*Task requirements:* How many of the lines below contain "back"? Reply with only that figure.

Data excerpts
++++++++++++++++++++

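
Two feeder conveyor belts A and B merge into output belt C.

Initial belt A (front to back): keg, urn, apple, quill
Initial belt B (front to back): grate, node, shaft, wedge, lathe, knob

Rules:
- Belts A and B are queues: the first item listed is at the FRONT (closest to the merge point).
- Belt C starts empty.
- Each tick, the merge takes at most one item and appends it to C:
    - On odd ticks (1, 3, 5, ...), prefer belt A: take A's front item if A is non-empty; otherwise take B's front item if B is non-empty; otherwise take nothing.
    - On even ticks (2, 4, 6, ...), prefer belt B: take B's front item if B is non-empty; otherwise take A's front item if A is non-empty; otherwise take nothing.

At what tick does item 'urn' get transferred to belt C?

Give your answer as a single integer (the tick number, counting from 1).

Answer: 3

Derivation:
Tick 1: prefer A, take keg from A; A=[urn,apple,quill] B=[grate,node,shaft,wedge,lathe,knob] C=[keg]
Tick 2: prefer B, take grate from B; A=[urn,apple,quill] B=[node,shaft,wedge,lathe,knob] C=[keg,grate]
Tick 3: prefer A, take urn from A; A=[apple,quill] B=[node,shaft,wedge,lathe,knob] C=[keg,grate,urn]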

++++++++++++++++++++

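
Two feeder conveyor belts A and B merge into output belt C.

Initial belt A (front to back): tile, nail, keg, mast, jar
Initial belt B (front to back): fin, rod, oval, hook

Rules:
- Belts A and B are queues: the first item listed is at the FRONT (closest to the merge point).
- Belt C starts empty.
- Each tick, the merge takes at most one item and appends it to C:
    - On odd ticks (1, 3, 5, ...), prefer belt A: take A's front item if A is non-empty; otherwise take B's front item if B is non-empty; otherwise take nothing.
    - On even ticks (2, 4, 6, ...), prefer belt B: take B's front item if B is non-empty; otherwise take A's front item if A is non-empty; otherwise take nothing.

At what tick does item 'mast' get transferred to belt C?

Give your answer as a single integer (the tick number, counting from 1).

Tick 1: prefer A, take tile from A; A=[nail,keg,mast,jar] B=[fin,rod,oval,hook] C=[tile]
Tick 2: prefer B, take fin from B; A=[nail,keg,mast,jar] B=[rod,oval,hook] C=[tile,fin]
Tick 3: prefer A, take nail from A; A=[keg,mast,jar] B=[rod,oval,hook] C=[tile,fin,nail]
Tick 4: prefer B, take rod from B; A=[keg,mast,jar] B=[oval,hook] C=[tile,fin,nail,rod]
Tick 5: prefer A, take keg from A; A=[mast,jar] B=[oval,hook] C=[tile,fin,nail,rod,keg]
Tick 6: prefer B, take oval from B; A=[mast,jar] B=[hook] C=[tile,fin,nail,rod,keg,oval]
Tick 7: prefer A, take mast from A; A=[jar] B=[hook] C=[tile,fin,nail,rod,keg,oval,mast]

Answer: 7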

++++++++++++++++++++

*Worked solution:* 4